Exercise prompt:
Write only the number of lines below in which "Projected" occurs.

*** Supplied data

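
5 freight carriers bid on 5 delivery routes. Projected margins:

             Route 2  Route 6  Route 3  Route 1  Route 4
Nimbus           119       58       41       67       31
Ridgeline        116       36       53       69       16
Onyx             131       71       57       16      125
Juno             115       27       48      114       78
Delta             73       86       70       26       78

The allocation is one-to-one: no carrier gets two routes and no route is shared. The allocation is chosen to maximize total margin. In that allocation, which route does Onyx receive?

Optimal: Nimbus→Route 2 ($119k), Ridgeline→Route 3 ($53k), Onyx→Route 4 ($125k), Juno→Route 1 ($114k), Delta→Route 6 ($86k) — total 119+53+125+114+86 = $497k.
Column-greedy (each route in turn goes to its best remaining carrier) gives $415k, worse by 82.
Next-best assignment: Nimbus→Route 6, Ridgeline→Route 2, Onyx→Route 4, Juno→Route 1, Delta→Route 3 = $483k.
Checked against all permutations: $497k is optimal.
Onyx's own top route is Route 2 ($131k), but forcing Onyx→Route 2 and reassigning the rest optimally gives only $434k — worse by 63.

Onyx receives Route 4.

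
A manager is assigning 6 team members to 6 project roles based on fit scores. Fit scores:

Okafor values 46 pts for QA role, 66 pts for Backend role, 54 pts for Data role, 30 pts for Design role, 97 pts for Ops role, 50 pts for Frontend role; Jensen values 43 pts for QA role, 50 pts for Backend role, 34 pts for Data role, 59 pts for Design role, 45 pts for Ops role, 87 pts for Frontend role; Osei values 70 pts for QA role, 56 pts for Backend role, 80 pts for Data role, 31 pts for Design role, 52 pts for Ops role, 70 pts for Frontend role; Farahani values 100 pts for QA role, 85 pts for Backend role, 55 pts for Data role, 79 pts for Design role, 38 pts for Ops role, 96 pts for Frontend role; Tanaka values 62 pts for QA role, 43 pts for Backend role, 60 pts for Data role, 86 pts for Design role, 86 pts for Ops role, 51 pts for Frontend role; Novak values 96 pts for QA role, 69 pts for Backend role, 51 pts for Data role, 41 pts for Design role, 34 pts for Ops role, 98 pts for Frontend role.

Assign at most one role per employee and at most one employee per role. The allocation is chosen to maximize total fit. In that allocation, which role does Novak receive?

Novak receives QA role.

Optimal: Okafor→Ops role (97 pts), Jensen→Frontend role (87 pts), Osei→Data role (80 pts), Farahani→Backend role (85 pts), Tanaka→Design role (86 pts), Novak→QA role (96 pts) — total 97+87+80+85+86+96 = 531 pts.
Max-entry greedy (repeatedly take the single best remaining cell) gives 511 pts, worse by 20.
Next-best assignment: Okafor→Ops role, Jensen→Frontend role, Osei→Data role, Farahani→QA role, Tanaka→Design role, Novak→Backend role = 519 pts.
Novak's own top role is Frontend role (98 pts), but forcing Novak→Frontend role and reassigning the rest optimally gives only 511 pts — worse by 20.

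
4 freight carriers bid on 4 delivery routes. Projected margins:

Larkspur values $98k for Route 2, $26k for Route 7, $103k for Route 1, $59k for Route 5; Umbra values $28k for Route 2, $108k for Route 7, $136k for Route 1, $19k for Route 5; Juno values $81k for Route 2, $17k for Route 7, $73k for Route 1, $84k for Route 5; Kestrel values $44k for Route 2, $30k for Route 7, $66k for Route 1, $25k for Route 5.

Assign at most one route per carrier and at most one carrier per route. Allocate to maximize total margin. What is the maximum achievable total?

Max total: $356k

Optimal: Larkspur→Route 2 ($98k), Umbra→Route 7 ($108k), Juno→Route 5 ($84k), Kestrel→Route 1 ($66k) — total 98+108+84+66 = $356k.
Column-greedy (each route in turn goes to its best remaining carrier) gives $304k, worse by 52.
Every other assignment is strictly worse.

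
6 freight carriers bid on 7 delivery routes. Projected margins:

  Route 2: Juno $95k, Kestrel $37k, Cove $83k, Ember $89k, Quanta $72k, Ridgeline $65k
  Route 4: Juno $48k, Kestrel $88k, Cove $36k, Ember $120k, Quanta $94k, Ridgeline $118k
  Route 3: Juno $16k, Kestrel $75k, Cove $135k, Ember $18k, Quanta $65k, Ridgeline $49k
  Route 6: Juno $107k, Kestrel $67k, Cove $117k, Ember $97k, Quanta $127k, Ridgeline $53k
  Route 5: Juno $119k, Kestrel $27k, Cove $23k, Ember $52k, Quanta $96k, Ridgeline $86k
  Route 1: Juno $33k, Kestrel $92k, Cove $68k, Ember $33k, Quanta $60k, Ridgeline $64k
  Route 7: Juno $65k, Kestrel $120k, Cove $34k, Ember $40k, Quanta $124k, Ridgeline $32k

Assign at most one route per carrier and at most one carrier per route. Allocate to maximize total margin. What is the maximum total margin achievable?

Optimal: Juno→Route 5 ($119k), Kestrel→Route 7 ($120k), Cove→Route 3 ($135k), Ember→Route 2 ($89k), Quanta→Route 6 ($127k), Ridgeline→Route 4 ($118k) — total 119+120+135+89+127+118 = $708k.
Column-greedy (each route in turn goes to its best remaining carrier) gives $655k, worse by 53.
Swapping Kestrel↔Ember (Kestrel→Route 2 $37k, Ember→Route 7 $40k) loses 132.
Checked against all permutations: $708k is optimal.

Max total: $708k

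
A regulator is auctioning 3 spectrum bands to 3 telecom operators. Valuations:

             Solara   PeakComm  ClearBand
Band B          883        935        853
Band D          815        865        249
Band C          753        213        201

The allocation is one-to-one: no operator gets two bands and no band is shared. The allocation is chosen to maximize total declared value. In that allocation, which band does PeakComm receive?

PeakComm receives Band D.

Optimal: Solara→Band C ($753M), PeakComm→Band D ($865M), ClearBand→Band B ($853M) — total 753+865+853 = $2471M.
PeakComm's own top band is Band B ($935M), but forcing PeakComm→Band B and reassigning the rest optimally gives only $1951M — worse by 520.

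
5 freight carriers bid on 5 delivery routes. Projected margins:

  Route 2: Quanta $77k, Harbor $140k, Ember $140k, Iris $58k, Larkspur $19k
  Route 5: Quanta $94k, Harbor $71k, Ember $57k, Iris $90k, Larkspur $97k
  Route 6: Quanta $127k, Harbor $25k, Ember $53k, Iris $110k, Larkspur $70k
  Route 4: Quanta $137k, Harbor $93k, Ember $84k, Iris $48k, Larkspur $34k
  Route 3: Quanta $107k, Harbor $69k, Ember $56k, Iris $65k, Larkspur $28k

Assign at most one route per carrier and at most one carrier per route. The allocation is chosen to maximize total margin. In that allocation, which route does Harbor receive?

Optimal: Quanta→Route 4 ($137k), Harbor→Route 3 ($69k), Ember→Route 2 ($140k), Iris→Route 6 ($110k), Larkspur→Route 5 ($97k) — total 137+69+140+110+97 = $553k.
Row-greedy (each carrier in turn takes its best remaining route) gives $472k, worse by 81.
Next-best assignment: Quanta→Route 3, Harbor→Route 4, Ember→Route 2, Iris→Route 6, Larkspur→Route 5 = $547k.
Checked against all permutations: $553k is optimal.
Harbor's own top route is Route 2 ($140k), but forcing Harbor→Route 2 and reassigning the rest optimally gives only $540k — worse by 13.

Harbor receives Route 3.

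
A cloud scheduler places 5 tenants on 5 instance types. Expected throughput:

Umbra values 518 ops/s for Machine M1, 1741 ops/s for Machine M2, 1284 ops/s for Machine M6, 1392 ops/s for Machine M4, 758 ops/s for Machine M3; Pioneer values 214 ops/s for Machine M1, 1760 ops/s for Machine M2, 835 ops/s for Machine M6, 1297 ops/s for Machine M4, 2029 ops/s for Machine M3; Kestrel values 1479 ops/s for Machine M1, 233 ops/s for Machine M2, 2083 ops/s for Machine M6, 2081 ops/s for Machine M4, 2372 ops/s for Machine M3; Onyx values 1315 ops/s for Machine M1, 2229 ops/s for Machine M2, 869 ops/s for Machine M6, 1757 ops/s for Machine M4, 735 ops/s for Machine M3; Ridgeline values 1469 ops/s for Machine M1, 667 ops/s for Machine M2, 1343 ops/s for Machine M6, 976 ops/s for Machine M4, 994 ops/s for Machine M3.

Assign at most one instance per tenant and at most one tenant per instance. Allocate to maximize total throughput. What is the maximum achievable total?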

******

Answer to this problem:
4